### EXERCISE OBJECTIVE
Would you please write out each entry precisely as given?

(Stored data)
————————
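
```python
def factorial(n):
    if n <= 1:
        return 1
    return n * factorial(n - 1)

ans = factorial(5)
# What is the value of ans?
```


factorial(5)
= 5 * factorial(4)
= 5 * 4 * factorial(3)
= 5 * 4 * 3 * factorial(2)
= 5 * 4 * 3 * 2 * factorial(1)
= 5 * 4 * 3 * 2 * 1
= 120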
————————
### ANSWER FOR THIS EXERCISE
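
```python
def factorial(n):
    if n <= 1:
        return 1
    return n * factorial(n - 1)

ans = factorial(5)
# What is the value of ans?
```


factorial(5)
= 5 * factorial(4)
= 5 * 4 * factorial(3)
= 5 * 4 * 3 * factorial(2)
= 5 * 4 * 3 * 2 * factorial(1)
= 5 * 4 * 3 * 2 * 1
= 120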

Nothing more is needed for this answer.